▶ [What needs to be done] From the records below, please repeat exactly the line that has "Parcels have sizes", the line that has "A set of boxes", and every line between them, and nothing else.

(Stored data entries)
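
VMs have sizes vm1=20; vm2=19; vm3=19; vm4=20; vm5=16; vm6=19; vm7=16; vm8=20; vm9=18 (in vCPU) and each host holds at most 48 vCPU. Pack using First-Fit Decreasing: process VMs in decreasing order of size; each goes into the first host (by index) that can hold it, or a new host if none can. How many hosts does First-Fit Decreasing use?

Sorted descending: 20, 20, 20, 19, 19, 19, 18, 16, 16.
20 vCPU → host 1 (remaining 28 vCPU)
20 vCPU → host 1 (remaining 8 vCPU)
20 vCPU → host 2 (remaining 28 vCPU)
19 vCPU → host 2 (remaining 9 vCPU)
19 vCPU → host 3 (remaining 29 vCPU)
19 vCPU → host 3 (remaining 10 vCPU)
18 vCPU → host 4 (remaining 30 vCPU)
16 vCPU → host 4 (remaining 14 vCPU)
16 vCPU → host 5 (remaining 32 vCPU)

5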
--
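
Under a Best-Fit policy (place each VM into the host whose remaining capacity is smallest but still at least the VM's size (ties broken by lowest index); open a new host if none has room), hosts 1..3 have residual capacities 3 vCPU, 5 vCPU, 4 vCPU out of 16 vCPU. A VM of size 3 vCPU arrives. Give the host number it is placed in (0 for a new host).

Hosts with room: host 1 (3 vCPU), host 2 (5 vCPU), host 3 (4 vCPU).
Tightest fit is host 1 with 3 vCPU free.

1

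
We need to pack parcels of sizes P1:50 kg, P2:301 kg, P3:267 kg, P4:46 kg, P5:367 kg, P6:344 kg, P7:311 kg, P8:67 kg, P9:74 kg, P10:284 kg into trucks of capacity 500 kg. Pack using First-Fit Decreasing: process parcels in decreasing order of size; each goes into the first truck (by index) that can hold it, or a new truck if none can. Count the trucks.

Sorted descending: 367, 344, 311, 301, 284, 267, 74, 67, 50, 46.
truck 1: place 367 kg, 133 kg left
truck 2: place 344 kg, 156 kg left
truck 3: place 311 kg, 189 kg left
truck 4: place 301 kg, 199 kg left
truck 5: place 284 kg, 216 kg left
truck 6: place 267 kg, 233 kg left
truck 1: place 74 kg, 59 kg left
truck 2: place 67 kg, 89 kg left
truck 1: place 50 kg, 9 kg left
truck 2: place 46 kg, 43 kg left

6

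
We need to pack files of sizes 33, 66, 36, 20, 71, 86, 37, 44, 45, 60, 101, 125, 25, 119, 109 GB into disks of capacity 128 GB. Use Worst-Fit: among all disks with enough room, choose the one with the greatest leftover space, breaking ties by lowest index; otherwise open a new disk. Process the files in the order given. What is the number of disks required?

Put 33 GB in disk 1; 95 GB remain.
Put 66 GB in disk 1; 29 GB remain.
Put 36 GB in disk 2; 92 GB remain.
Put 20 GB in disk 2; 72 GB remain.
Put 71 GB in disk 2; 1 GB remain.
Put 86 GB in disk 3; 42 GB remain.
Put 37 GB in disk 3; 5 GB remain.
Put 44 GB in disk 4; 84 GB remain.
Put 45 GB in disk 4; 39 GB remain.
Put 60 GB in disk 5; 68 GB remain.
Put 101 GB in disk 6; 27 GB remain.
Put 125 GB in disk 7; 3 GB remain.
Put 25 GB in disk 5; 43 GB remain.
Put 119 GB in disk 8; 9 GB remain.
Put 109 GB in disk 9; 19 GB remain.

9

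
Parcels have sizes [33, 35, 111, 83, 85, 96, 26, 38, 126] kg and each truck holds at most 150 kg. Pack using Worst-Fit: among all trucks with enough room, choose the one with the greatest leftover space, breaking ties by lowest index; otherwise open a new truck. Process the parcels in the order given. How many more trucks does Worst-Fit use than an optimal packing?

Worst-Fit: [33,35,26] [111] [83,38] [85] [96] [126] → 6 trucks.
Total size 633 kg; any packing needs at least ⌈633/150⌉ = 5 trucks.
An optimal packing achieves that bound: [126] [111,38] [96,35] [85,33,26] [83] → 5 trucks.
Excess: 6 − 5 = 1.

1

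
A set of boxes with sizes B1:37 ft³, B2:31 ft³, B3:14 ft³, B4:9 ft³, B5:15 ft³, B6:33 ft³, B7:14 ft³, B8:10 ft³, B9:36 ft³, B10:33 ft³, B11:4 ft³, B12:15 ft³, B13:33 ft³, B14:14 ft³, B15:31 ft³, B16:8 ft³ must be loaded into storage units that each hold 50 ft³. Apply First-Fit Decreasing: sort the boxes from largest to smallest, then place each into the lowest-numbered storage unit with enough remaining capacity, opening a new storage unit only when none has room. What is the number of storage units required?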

▶ [Problem solution]
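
Parcels have sizes [33, 35, 111, 83, 85, 96, 26, 38, 126] kg and each truck holds at most 150 kg. Pack using Worst-Fit: among all trucks with enough room, choose the one with the greatest leftover space, breaking ties by lowest index; otherwise open a new truck. Process the parcels in the order given. How many more trucks does Worst-Fit use than an optimal packing?

Worst-Fit: [33,35,26] [111] [83,38] [85] [96] [126] → 6 trucks.
Total size 633 kg; any packing needs at least ⌈633/150⌉ = 5 trucks.
An optimal packing achieves that bound: [126] [111,38] [96,35] [85,33,26] [83] → 5 trucks.
Excess: 6 − 5 = 1.

1

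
A set of boxes with sizes B1:37 ft³, B2:31 ft³, B3:14 ft³, B4:9 ft³, B5:15 ft³, B6:33 ft³, B7:14 ft³, B8:10 ft³, B9:36 ft³, B10:33 ft³, B11:4 ft³, B12:15 ft³, B13:33 ft³, B14:14 ft³, B15:31 ft³, B16:8 ft³ must be loaded into storage units that each hold 50 ft³. Apply First-Fit Decreasing: sort the boxes from largest to smallest, then place each into the lowest-numbered storage unit with enough remaining capacity, opening a new storage unit only when none has room. What is the number of storage units required?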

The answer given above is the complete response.